Saved data entries
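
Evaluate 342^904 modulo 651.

435

904 in binary is 1110001000, i.e. 904 = 512 + 256 + 128 + 8.
342^1 ≡ 342 (mod 651)
342^2 ≡ 342^2 = 116964 ≡ 435 (mod 651)
342^4 ≡ 435^2 = 189225 ≡ 435 (mod 651)
342^8 ≡ 435^2 = 189225 ≡ 435 (mod 651)
342^16 ≡ 435^2 = 189225 ≡ 435 (mod 651)
342^32 ≡ 435^2 = 189225 ≡ 435 (mod 651)
342^64 ≡ 435^2 = 189225 ≡ 435 (mod 651)
342^128 ≡ 435^2 = 189225 ≡ 435 (mod 651)
342^256 ≡ 435^2 = 189225 ≡ 435 (mod 651)
342^512 ≡ 435^2 = 189225 ≡ 435 (mod 651)
342^904 = 342^512 × 342^256 × 342^128 × 342^8 ≡ 435 × 435 × 435 × 435 (mod 651).
Accumulate the product:
435 × 435 = 189225 ≡ 435
435 × 435 = 189225 ≡ 435
435 × 435 = 189225 ≡ 435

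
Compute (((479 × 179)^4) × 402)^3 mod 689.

479 × 179 = 85741 ≡ 305 (mod 689)
(305)^4 ≡ 100 (mod 689)
100 × 402 = 40200 ≡ 238 (mod 689)
(238)^3 ≡ 298 (mod 689)

298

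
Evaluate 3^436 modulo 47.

16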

● **Task to carry out**:
In the data above, find the line containing "Compute (((479 × 179)^4) × 402)^3 mod 689.", then copy it and every later line exactly.

● **Task result**:
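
Compute (((479 × 179)^4) × 402)^3 mod 689.

479 × 179 = 85741 ≡ 305 (mod 689)
(305)^4 ≡ 100 (mod 689)
100 × 402 = 40200 ≡ 238 (mod 689)
(238)^3 ≡ 298 (mod 689)

298

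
Evaluate 3^436 modulo 47.

16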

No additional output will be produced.